▶ **Exercise instructions**: Where in the records does the word "time" appear? Copy each line that holds it.

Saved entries
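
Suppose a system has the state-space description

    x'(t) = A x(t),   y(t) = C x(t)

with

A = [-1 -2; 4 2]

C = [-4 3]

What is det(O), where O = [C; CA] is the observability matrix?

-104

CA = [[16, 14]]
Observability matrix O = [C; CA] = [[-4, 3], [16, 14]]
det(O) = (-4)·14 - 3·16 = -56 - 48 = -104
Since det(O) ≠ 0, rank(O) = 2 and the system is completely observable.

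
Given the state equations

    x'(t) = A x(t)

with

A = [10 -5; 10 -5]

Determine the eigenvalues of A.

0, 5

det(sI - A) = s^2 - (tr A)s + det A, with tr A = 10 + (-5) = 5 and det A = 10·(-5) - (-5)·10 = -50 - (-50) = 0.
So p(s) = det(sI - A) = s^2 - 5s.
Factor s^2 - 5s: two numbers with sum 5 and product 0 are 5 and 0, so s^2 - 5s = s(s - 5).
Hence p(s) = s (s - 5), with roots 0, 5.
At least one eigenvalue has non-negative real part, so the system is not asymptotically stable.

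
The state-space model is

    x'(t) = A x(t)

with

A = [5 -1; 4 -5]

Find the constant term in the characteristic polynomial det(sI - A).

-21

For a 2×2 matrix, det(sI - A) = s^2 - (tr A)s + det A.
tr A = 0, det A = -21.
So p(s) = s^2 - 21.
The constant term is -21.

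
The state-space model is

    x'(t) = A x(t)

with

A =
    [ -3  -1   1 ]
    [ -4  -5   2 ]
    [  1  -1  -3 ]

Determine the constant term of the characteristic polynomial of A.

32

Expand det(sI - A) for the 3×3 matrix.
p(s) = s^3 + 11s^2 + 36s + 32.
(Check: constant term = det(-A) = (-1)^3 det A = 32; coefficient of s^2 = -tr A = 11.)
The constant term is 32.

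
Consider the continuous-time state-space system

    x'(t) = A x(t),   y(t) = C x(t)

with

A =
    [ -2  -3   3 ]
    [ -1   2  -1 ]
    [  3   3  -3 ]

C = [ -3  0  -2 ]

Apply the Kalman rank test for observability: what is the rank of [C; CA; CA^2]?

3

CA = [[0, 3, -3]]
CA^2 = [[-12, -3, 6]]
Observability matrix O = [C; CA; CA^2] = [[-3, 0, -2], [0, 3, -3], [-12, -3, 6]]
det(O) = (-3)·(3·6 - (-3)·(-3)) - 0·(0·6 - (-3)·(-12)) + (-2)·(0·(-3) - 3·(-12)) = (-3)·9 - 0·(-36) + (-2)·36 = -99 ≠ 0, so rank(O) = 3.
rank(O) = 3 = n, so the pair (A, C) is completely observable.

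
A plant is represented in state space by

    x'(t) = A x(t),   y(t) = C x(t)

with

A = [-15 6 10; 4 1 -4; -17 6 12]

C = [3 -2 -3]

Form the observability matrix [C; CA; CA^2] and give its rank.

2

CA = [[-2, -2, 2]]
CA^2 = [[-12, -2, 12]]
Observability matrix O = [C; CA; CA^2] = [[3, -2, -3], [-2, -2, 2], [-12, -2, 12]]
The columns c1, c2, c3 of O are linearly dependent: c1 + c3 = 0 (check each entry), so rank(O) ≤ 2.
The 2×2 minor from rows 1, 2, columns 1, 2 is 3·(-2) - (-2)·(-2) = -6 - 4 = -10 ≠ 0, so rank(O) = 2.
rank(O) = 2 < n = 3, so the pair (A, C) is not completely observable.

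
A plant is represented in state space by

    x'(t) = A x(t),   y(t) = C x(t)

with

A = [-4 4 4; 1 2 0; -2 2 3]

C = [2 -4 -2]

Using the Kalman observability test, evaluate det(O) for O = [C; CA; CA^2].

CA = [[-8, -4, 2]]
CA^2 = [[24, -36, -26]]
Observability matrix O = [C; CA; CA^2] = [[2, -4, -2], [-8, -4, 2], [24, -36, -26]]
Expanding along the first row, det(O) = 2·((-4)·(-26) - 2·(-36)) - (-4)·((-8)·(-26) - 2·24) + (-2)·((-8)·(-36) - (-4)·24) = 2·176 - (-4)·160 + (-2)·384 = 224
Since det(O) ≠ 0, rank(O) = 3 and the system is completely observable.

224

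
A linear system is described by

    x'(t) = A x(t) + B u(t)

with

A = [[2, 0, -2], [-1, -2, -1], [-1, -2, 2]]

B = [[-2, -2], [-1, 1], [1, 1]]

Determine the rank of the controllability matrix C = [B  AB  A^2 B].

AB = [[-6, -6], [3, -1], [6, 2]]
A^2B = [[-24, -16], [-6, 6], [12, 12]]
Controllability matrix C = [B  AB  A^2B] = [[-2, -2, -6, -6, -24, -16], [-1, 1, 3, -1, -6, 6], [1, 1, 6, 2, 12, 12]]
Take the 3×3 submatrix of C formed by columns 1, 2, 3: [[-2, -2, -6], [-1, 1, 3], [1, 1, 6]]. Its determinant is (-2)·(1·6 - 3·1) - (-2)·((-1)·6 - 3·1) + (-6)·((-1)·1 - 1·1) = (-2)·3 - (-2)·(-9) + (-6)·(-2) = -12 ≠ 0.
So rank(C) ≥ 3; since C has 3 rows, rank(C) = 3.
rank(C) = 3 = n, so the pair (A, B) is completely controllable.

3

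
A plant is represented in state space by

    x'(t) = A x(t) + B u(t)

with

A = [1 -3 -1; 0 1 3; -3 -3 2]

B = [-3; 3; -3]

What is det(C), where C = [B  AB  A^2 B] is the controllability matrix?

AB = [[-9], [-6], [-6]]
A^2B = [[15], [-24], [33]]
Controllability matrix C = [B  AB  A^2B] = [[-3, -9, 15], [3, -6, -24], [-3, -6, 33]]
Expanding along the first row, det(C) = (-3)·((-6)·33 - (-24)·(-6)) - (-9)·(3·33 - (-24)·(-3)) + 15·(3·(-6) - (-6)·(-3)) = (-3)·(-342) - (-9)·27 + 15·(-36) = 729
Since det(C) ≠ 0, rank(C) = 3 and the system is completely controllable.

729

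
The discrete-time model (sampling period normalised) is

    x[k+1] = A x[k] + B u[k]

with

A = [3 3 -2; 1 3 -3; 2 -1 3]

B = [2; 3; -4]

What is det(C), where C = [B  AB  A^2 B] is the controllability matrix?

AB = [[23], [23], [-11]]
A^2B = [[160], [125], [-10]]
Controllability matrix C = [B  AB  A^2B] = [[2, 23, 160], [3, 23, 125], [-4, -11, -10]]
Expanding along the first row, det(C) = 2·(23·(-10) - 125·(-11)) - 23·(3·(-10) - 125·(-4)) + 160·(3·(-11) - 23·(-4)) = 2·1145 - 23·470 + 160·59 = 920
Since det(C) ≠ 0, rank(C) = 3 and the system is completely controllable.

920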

▶ **Exercise response**:
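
Consider the continuous-time state-space system
The discrete-time model (sampling period normalised) is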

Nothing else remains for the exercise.